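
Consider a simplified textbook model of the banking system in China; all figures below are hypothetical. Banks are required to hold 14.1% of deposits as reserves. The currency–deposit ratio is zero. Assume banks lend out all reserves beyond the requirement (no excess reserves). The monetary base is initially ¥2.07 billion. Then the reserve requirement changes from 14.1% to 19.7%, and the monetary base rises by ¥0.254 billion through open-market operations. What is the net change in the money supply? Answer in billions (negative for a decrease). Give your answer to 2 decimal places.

Before: m₁ = 1 / (0.141) ≈ 7.0922, MB₁ = 2.07, so M₁ = 7.0922 × 2.07 ≈ 14.6809 billion.
After: m₂ = 1 / (0.197) ≈ 5.0761, MB₂ = 2.07 + 0.254 = 2.324, so M₂ = 5.0761 × 2.324 ≈ 11.7969 billion.
ΔM = M₂ − M₁ = 11.7969 − 14.6809 = -2.884 billion.

-2.88 billion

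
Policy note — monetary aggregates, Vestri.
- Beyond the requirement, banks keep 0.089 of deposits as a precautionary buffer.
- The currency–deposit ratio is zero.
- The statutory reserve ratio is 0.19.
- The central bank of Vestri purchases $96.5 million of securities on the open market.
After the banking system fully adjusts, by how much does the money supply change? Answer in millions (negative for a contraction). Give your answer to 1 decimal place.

$345.9 million

The money multiplier is m = 1 / (rr + e) = 1 / (0.19 + 0.089) ≈ 3.5842.
The purchase adds 96.5 million of base, so ΔM = m × ΔMB = 3.5842 × (+96.5) = 345.8753 million.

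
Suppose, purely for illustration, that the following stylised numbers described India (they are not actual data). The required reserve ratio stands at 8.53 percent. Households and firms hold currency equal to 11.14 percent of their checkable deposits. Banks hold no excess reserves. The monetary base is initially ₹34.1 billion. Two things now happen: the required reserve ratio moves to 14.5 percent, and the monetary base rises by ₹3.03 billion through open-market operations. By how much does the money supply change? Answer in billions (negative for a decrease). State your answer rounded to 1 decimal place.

-31.7 billion

Before: m₁ = (1 + 0.1114) / (0.0853 + 0.1114) ≈ 5.6502, MB₁ = 34.1, so M₁ = 5.6502 × 34.1 ≈ 192.6718 billion.
After: m₂ = (1 + 0.1114) / (0.145 + 0.1114) ≈ 4.3346, MB₂ = 34.1 + 3.03 = 37.13, so M₂ = 4.3346 × 37.13 ≈ 160.9437 billion.
ΔM = M₂ − M₁ = 160.9437 − 192.6718 = -31.7281 billion.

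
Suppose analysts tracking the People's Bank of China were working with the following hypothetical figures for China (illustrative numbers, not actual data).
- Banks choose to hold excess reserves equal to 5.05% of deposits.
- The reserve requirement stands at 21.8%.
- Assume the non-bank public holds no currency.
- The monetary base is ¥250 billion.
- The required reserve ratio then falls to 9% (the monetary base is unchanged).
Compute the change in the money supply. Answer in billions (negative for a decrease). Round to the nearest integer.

Initially m₁ = 1 / (0.218 + 0.0505) ≈ 3.7244, so M₁ = 3.7244 × 250 = 931.1 billion.
After the change m₂ = 1 / (0.09 + 0.0505) ≈ 7.1174, so M₂ = 7.1174 × 250 = 1779.35 billion.
ΔM = M₂ − M₁ = 1779.35 − 931.1 = 848.25 billion.

¥848 billion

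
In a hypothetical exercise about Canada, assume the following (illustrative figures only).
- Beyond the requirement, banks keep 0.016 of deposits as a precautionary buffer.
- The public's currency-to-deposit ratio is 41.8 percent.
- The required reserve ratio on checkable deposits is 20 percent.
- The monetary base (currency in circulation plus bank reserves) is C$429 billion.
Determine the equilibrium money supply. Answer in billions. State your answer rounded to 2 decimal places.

C$959.50 billion

The money multiplier is m = (1 + c) / (rr + e + c) = (1 + 0.418) / (0.2 + 0.016 + 0.418) ≈ 2.236593.
So M = m × MB = 2.236593 × 429 ≈ 959.4984 billion.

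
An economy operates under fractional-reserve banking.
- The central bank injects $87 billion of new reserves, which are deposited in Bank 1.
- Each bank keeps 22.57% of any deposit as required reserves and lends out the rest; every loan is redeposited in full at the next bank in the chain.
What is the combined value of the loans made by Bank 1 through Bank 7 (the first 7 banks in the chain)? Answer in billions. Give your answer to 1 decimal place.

$248.7 billion

Bank i lends (1 − rr)^i of the original deposit: Bank 1 lends 87·0.7743 = 67.3641, Bank 2 lends 87·0.7743² ≈ 52.1600, and so on.
Summing a geometric series: total = 87·[0.7743·(1 − 0.7743^7) / (1 − 0.7743)] ≈ 248.6637 billion.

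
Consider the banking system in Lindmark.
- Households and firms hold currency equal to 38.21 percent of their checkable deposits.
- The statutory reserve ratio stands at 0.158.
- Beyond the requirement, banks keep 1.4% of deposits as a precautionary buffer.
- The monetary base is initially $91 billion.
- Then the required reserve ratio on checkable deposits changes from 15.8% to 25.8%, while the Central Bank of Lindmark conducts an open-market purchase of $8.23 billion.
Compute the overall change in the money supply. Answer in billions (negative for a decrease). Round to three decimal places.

-17.312 billion

Before: m₁ = (1 + 0.3821) / (0.158 + 0.014 + 0.3821) ≈ 2.494315, MB₁ = 91, so M₁ = 2.494315 × 91 ≈ 226.9827 billion.
After: m₂ = (1 + 0.3821) / (0.258 + 0.014 + 0.3821) ≈ 2.112980, MB₂ = 91 + 8.23 = 99.23, so M₂ = 2.112980 × 99.23 ≈ 209.671 billion.
ΔM = M₂ − M₁ = 209.671 − 226.9827 = -17.3117 billion.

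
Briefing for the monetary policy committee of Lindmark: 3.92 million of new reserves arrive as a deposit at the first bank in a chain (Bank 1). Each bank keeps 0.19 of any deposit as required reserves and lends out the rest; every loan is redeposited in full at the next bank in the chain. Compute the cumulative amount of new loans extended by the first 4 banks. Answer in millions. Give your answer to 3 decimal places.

Bank i lends (1 − rr)^i of the original deposit: Bank 1 lends 3.92·0.8100 = 3.1752, Bank 2 lends 3.92·0.8100² ≈ 2.5719, and so on.
Summing a geometric series: total = 3.92·[0.8100·(1 − 0.8100^4) / (1 − 0.8100)] ≈ 9.5178 million.

9.518 million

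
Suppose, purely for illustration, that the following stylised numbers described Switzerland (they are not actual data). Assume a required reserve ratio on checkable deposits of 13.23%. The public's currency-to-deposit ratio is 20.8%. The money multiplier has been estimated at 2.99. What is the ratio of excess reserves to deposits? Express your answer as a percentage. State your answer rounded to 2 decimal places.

6.37%

Using m = 2.99. Since m = (1 + c)/(c + rr + e), the denominator satisfies c + rr + e = (1 + c)/m = (1 + 0.208) / 2.99 ≈ 0.404013.
With c = 0.208 and rr = 0.1323, the ratio of excess reserves to deposits is 0.404013 − 0.208 − 0.1323 = 0.063713.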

· · ·

- **WHAT THE EXERCISE ASKS**: Where a line of the records holds the word "precautionary", copy that line.

- **WRITTEN SOLUTION**:
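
- Beyond the requirement, banks keep 0.089 of deposits as a precautionary buffer.
- Beyond the requirement, banks keep 0.016 of deposits as a precautionary buffer.
- Beyond the requirement, banks keep 1.4% of deposits as a precautionary buffer.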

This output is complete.